_Exercise description_: Give back, unchanged, the line containing "An exoplanet climate study needs the instantaneous" and every line after it up to the end of the listing.

_Information provided_:
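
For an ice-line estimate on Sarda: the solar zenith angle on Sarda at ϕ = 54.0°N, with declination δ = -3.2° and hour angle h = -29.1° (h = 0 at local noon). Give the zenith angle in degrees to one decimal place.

θ_z = 62.1°

cos θ_z = sin ϕ sin δ + cos ϕ cos δ cos h = -0.045161 + 0.512790 = 0.467629.
θ_z = arccos(0.467629) = 62.1°.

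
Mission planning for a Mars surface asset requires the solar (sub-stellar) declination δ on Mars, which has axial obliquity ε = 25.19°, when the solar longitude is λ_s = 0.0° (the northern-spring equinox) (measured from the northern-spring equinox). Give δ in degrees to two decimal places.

δ = +0.00°

sin δ = sin ε · sin λ_s = sin 25.19° × sin 0.0° = 0.000000.
δ = arcsin(0.000000) = +0.00°.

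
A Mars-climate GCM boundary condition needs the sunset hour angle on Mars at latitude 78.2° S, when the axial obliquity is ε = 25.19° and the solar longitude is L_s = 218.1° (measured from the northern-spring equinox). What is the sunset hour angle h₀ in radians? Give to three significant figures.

Solar declination: sin δ = sin ε · sin L_s = sin 25.19° × sin 218.1° = -0.26262, so δ = -15.226°.
Sunrise equation: cos h₀ = −tan ϕ · tan δ = -1.3028 ≤ −1, so the Sun never sets (polar day) and h₀ = π.

h₀ = 3.14 rad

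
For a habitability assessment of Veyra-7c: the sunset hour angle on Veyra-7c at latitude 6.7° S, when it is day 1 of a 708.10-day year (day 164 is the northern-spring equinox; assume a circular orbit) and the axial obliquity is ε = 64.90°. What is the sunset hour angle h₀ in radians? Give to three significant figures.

Solar longitude: L_s = 360° × (1 − 164)/708.10 = -82.870°, i.e. -82.870° + 360° = 277.130°.
sin δ = sin 64.90° × sin 277.130° = -0.89857, so δ = -63.970°.
cos h₀ = −tan ϕ · tan δ = −tan(-6.7°) × tan(-63.970°) = -0.2405, so h₀ = 1.8137 rad = 103.92°.

h₀ = 1.81 rad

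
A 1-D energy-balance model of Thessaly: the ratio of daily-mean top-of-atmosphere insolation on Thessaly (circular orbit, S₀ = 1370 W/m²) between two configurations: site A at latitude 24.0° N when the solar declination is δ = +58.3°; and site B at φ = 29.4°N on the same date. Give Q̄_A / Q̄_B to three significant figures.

Q̄_A / Q̄_B ≈ 0.873

— Configuration A (φ=+24.0°):
cos H₀ = −tan(+24.0°) tan(+58.300°) = -0.7209, H₀ = 2.3759 rad.
Bracket: H₀ sin φ sin δ + cos φ cos δ sin H₀ = 2.3759×0.40674×0.85081 + 0.91355×0.52547×0.69305 = 0.822200 + 0.332694 = 1.154894.
Q̄ = (S₀/π) × [bracket] = (1370/π) × 1.154894 = 503.63 W/m².
— Configuration B (φ=+29.4°):
cos H₀ = −tan(+29.4°) tan(+58.300°) = -0.9123, H₀ = 2.7198 rad.
Bracket: H₀ sin φ sin δ + cos φ cos δ sin H₀ = 2.7198×0.49090×0.85081 + 0.87121×0.52547×0.40944 = 1.135959 + 0.187439 = 1.323398.
Q̄ = (S₀/π) × [bracket] = (1370/π) × 1.323398 = 577.11 W/m².
Ratio Q̄_A / Q̄_B = 503.63 / 577.11 = 0.8727.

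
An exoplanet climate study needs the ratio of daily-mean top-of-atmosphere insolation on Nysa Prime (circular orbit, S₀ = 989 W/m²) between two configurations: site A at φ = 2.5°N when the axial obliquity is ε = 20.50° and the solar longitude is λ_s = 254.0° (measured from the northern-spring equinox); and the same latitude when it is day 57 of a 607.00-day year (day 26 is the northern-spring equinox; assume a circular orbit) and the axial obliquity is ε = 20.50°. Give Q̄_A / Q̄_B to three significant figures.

Q̄_A / Q̄_B ≈ 0.917

— Configuration A (φ=+2.5°):
Solar declination: sin δ = sin ε · sin λ_s = sin 20.50° × sin 254.0° = -0.33664, so δ = -19.672°.
cos H₀ = −tan(+2.5°) tan(-19.672°) = 0.0156, H₀ = 1.5552 rad.
Bracket: H₀ sin φ sin δ + cos φ cos δ sin H₀ = 1.5552×0.04362×-0.33664 + 0.99905×0.94163×0.99988 = -0.022837 + 0.940623 = 0.917786.
Q̄ = (S₀/π) × [bracket] = (989/π) × 0.917786 = 288.93 W/m².
— Configuration B (φ=+2.5°):
Solar longitude: λ_s = 360° × (57 − 26)/607.00 = 18.386°.
sin δ = sin 20.50° × sin 18.386° = 0.11046, so δ = +6.342°.
cos H₀ = −tan(+2.5°) tan(+6.342°) = -0.0049, H₀ = 1.5756 rad.
Bracket: H₀ sin φ sin δ + cos φ cos δ sin H₀ = 1.5756×0.04362×0.11046 + 0.99905×0.99388×0.99999 = 0.007592 + 0.992926 = 1.000518.
Q̄ = (S₀/π) × [bracket] = (989/π) × 1.000518 = 314.97 W/m².
Ratio Q̄_A / Q̄_B = 288.93 / 314.97 = 0.9173.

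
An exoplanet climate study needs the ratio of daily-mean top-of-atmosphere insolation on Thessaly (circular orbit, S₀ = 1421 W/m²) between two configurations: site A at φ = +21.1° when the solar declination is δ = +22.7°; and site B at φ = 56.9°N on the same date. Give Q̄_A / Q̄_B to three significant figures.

Q̄_A / Q̄_B ≈ 0.974

— Configuration A (φ=+21.1°):
cos H₀ = −tan(+21.1°) tan(+22.700°) = -0.1614, H₀ = 1.7329 rad.
Bracket: H₀ sin φ sin δ + cos φ cos δ sin H₀ = 1.7329×0.36000×0.38591 + 0.93295×0.92254×0.98689 = 0.240748 + 0.849400 = 1.090148.
Q̄ = (S₀/π) × [bracket] = (1421/π) × 1.090148 = 493.09 W/m².
— Configuration B (φ=+56.9°):
cos H₀ = −tan(+56.9°) tan(+22.700°) = -0.6417, H₀ = 2.2675 rad.
Bracket: H₀ sin φ sin δ + cos φ cos δ sin H₀ = 2.2675×0.83772×0.38591 + 0.54610×0.92254×0.76697 = 0.733048 + 0.386399 = 1.119447.
Q̄ = (S₀/π) × [bracket] = (1421/π) × 1.119447 = 506.35 W/m².
Ratio Q̄_A / Q̄_B = 493.09 / 506.35 = 0.9738.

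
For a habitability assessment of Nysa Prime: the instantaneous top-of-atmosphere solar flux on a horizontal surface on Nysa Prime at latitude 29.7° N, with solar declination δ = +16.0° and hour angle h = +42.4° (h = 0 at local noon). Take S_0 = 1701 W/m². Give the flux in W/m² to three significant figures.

cos θ_z = sin ϕ sin δ + cos ϕ cos δ cos h = 0.136567 + 0.616597 = 0.753164.
Flux = S_0 · cos θ_z = 1701 × 0.753164 = 1281 W/m².

1.28e+03 W/m²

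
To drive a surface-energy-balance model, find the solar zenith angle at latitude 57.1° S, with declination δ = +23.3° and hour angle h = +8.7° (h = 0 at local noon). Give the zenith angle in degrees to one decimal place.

cos θ_z = sin φ sin δ + cos φ cos δ cos h = -0.332108 + 0.493136 = 0.161028.
θ_z = arccos(0.161028) = 80.7°.

θ_z = 80.7°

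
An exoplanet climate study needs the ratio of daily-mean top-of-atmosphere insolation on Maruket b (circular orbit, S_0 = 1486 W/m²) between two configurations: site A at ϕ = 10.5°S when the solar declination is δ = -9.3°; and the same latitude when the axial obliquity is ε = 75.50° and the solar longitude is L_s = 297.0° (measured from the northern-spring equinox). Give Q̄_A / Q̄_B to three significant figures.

— Configuration A (ϕ=-10.5°):
cos h₀ = −tan(-10.5°) tan(-9.300°) = -0.0304, h₀ = 1.6012 rad.
Bracket: h₀ sin ϕ sin δ + cos ϕ cos δ sin h₀ = 1.6012×-0.18224×-0.16160 + 0.98325×0.98686×0.99954 = 0.047155 + 0.969884 = 1.017039.
Q̄ = (S_0/π) × [bracket] = (1486/π) × 1.017039 = 481.07 W/m².
— Configuration B (ϕ=-10.5°):
Solar declination: sin δ = sin ε · sin L_s = sin 75.50° × sin 297.0° = -0.86263, so δ = -59.613°.
cos h₀ = −tan(-10.5°) tan(-59.613°) = -0.3161, h₀ = 1.8924 rad.
Bracket: h₀ sin ϕ sin δ + cos ϕ cos δ sin h₀ = 1.8924×-0.18224×-0.86263 + 0.98325×0.50584×0.94874 = 0.297496 + 0.471872 = 0.769368.
Q̄ = (S_0/π) × [bracket] = (1486/π) × 0.769368 = 363.92 W/m².
Ratio Q̄_A / Q̄_B = 481.07 / 363.92 = 1.322.

Q̄_A / Q̄_B ≈ 1.32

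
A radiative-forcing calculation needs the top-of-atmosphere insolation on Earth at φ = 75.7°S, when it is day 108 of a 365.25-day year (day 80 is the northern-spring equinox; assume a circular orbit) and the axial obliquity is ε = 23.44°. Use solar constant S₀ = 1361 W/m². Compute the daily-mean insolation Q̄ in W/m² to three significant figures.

Solar longitude: λ_s = 360° × (108 − 80)/365.25 = 27.598°.
sin δ = sin 23.44° × sin 27.598° = 0.18428, so δ = +10.619°.
cos H₀ = −tan(-75.7°) tan(+10.619°) = 0.7356, H₀ = 0.7443 rad.
Bracket: H₀ sin φ sin δ + cos φ cos δ sin H₀ = 0.7443×-0.96902×0.18428 + 0.24700×0.98287×0.67747 = -0.132910 + 0.164469 = 0.031559.
Q̄ = (S₀/π) × [bracket] = (1361/π) × 0.031559 = 13.67 W/m².

Q̄ ≈ 13.7 W/m²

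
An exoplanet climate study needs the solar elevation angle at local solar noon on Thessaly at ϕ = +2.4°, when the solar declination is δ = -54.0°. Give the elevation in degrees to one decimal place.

At local noon the hour angle is zero, so the zenith angle equals |ϕ − δ| = |+2.4° − (-54.000°)| = 56.400°.
Elevation = 90° − 56.400° = 33.6°.

33.6°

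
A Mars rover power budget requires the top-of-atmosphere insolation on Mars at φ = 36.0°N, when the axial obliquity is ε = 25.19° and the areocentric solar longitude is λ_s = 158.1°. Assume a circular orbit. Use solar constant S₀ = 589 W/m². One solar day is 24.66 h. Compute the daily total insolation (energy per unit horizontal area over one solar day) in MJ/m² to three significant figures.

15.8 MJ/m²

sin δ = sin 25.19° × sin 158.1° = 0.15875, so δ = +9.134°.
cos H₀ = −tan(+36.0°) tan(+9.134°) = -0.1168, H₀ = 1.6879 rad.
Bracket: H₀ sin φ sin δ + cos φ cos δ sin H₀ = 1.6879×0.58779×0.15875 + 0.80902×0.98732×0.99315 = 0.157501 + 0.793290 = 0.950791.
Q̄ = (S₀/π) × [bracket] = (589/π) × 0.950791 = 178.26 W/m².
Daily total = Q̄ × 24.66 h × 3600 s/h = 178.26 × 24.66 × 3600 / 10⁶ = 15.83 MJ/m².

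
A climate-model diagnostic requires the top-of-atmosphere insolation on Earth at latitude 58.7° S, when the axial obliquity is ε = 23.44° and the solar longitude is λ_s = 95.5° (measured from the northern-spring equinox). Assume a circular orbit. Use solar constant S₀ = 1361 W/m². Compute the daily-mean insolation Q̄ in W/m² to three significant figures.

Solar declination: sin δ = sin ε · sin λ_s = sin 23.44° × sin 95.5° = 0.39596, so δ = +23.326°.
cos H₀ = −tan(-58.7°) tan(+23.326°) = 0.7092, H₀ = 0.7824 rad.
Bracket: H₀ sin φ sin δ + cos φ cos δ sin H₀ = 0.7824×-0.85446×0.39596 + 0.51952×0.91827×0.70501 = -0.264711 + 0.336332 = 0.071621.
Q̄ = (S₀/π) × [bracket] = (1361/π) × 0.071621 = 31.03 W/m².

Q̄ ≈ 31.0 W/m²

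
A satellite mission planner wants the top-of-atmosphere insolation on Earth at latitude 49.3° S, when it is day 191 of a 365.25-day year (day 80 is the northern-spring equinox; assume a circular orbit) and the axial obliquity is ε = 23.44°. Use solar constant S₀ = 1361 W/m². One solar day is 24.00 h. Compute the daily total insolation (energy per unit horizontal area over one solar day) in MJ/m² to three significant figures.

Solar longitude: λ_s = 360° × (191 − 80)/365.25 = 109.405°.
sin δ = sin 23.44° × sin 109.405° = 0.37519, so δ = +22.036°.
cos H₀ = −tan(-49.3°) tan(+22.036°) = 0.4706, H₀ = 1.0808 rad.
Bracket: H₀ sin φ sin δ + cos φ cos δ sin H₀ = 1.0808×-0.75813×0.37519 + 0.65210×0.92695×0.88236 = -0.307426 + 0.533355 = 0.225929.
Q̄ = (S₀/π) × [bracket] = (1361/π) × 0.225929 = 97.877 W/m².
Daily total = Q̄ × 24.00 h × 3600 s/h = 97.877 × 24.00 × 3600 / 10⁶ = 8.457 MJ/m².

8.46 MJ/m²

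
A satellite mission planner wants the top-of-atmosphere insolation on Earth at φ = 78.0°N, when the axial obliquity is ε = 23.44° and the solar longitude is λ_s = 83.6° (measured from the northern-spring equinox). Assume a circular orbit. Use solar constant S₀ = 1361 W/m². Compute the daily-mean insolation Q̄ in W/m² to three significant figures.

Q̄ ≈ 526 W/m²

Solar declination: sin δ = sin ε · sin λ_s = sin 23.44° × sin 83.6° = 0.39531, so δ = +23.285°.
cos H₀ = −tan(+78.0°) tan(+23.285°) = -2.0247 ≤ −1 ⇒ polar day, H₀ = π.
Bracket: H₀ sin φ sin δ + cos φ cos δ sin H₀ = 3.1416×0.97815×0.39531 + 0.20791×0.91855×0.00000 = 1.214770 + 0.000000 = 1.214770.
Q̄ = (S₀/π) × [bracket] = (1361/π) × 1.214770 = 526.3 W/m².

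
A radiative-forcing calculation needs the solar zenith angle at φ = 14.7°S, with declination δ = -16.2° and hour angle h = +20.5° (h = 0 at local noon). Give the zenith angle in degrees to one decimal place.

θ_z = 19.8°

cos θ_z = sin φ sin δ + cos φ cos δ cos h = 0.070796 + 0.870038 = 0.940834.
θ_z = arccos(0.940834) = 19.8°.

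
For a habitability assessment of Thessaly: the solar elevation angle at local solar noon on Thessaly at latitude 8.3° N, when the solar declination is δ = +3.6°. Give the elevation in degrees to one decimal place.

85.3°

At local noon the hour angle is zero, so the zenith angle equals |φ − δ| = |+8.3° − (+3.600°)| = 4.700°.
Elevation = 90° − 4.700° = 85.3°.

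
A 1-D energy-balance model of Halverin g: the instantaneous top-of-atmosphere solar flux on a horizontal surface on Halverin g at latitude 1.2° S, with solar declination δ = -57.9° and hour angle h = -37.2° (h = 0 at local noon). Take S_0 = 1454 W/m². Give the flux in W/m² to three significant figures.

cos θ_z = sin ϕ sin δ + cos ϕ cos δ cos h = 0.017741 + 0.423182 = 0.440923.
Flux = S_0 · cos θ_z = 1454 × 0.440923 = 641.1 W/m².

641 W/m²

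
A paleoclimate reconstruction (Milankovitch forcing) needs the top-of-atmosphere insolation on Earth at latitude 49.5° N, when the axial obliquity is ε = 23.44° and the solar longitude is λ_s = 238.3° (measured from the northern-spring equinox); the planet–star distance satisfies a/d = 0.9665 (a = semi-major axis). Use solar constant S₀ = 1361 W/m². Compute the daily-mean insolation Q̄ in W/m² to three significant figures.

Solar declination: sin δ = sin ε · sin λ_s = sin 23.44° × sin 238.3° = -0.33844, so δ = -19.782°.
cos H₀ = −tan(+49.5°) tan(-19.782°) = 0.4211, H₀ = 1.1361 rad.
Bracket: H₀ sin φ sin δ + cos φ cos δ sin H₀ = 1.1361×0.76041×-0.33844 + 0.64945×0.94099×0.90701 = -0.292379 + 0.554297 = 0.261918.
Inverse-square distance factor (a/d)² = 0.9665² = 0.934122.
Q̄ = (S₀/π) × 0.934122 × [bracket] = (1361/π) × 0.934122 × 0.261918 = 106.0 W/m².

Q̄ ≈ 106 W/m²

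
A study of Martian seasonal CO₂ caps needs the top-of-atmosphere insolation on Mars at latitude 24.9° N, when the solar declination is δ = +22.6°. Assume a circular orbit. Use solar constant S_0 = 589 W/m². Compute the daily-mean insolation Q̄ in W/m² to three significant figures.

cos h₀ = −tan(+24.9°) tan(+22.600°) = -0.1932, h₀ = 1.7652 rad.
Bracket: h₀ sin ϕ sin δ + cos ϕ cos δ sin h₀ = 1.7652×0.42104×0.38430 + 0.90704×0.92321×0.98116 = 0.285619 + 0.821612 = 1.107231.
Q̄ = (S_0/π) × [bracket] = (589/π) × 1.107231 = 207.6 W/m².

Q̄ ≈ 208 W/m²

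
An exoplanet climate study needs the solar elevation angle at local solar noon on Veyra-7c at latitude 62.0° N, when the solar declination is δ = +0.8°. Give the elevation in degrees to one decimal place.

At local noon the hour angle is zero, so the zenith angle equals |ϕ − δ| = |+62.0° − (+0.800°)| = 61.200°.
Elevation = 90° − 61.200° = 28.8°.

28.8°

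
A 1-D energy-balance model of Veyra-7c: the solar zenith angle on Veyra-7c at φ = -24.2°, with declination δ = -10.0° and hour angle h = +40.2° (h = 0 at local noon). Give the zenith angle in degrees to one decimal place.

cos θ_z = sin φ sin δ + cos φ cos δ cos h = 0.071182 + 0.686090 = 0.757272.
θ_z = arccos(0.757272) = 40.8°.

θ_z = 40.8°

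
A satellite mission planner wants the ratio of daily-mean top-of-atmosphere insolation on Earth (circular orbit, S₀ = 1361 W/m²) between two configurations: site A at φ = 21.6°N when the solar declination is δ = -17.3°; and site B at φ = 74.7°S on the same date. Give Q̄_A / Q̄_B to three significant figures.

— Configuration A (φ=+21.6°):
cos H₀ = −tan(+21.6°) tan(-17.300°) = 0.1233, H₀ = 1.4472 rad.
Bracket: H₀ sin φ sin δ + cos φ cos δ sin H₀ = 1.4472×0.36812×-0.29737 + 0.92978×0.95476×0.99237 = -0.158422 + 0.880943 = 0.722521.
Q̄ = (S₀/π) × [bracket] = (1361/π) × 0.722521 = 313.01 W/m².
— Configuration B (φ=-74.7°):
cos H₀ = −tan(-74.7°) tan(-17.300°) = -1.1385 ≤ −1 ⇒ polar day, H₀ = π.
Bracket: H₀ sin φ sin δ + cos φ cos δ sin H₀ = 3.1416×-0.96456×-0.29737 + 0.26387×0.95476×0.00000 = 0.901109 + 0.000000 = 0.901109.
Q̄ = (S₀/π) × [bracket] = (1361/π) × 0.901109 = 390.38 W/m².
Ratio Q̄_A / Q̄_B = 313.01 / 390.38 = 0.8018.

Q̄_A / Q̄_B ≈ 0.802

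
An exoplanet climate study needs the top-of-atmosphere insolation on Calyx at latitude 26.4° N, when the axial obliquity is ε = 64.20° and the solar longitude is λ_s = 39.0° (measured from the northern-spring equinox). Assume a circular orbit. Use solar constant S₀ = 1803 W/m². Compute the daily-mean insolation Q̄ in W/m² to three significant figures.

Q̄ ≈ 676 W/m²

Solar declination: sin δ = sin ε · sin λ_s = sin 64.20° × sin 39.0° = 0.56659, so δ = +34.513°.
cos H₀ = −tan(+26.4°) tan(+34.513°) = -0.3413, H₀ = 1.9191 rad.
Bracket: H₀ sin φ sin δ + cos φ cos δ sin H₀ = 1.9191×0.44464×0.56659 + 0.89571×0.82400×0.93994 = 0.483476 + 0.693737 = 1.177213.
Q̄ = (S₀/π) × [bracket] = (1803/π) × 1.177213 = 675.6 W/m².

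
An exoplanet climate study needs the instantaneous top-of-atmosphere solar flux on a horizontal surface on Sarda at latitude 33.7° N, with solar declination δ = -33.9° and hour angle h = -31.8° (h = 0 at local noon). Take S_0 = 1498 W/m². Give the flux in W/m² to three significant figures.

416 W/m²

cos θ_z = sin ϕ sin δ + cos ϕ cos δ cos h = -0.309462 + 0.586878 = 0.277416.
Flux = S_0 · cos θ_z = 1498 × 0.277416 = 415.6 W/m².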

_Exercise output_:
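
An exoplanet climate study needs the instantaneous top-of-atmosphere solar flux on a horizontal surface on Sarda at latitude 33.7° N, with solar declination δ = -33.9° and hour angle h = -31.8° (h = 0 at local noon). Take S_0 = 1498 W/m². Give the flux in W/m² to three significant figures.

416 W/m²

cos θ_z = sin ϕ sin δ + cos ϕ cos δ cos h = -0.309462 + 0.586878 = 0.277416.
Flux = S_0 · cos θ_z = 1498 × 0.277416 = 415.6 W/m².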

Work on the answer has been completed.